[Collected data entries]
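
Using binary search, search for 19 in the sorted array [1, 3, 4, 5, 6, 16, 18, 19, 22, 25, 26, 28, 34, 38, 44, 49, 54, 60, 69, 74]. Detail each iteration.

Binary search for 19 in [1, 3, 4, 5, 6, 16, 18, 19, 22, 25, 26, 28, 34, 38, 44, 49, 54, 60, 69, 74]:

lo=0, hi=19, mid=9, arr[mid]=25 -> 25 > 19, search left half
lo=0, hi=8, mid=4, arr[mid]=6 -> 6 < 19, search right half
lo=5, hi=8, mid=6, arr[mid]=18 -> 18 < 19, search right half
lo=7, hi=8, mid=7, arr[mid]=19 -> Found target at index 7!

Binary search finds 19 at index 7 after 4 comparisons. The search repeatedly halves the search space by comparing with the middle element.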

## Description of the task
Reproduce the entries exactly, each one as given.

## Answer for the task
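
Using binary search, search for 19 in the sorted array [1, 3, 4, 5, 6, 16, 18, 19, 22, 25, 26, 28, 34, 38, 44, 49, 54, 60, 69, 74]. Detail each iteration.

Binary search for 19 in [1, 3, 4, 5, 6, 16, 18, 19, 22, 25, 26, 28, 34, 38, 44, 49, 54, 60, 69, 74]:

lo=0, hi=19, mid=9, arr[mid]=25 -> 25 > 19, search left half
lo=0, hi=8, mid=4, arr[mid]=6 -> 6 < 19, search right half
lo=5, hi=8, mid=6, arr[mid]=18 -> 18 < 19, search right half
lo=7, hi=8, mid=7, arr[mid]=19 -> Found target at index 7!

Binary search finds 19 at index 7 after 4 comparisons. The search repeatedly halves the search space by comparing with the middle element.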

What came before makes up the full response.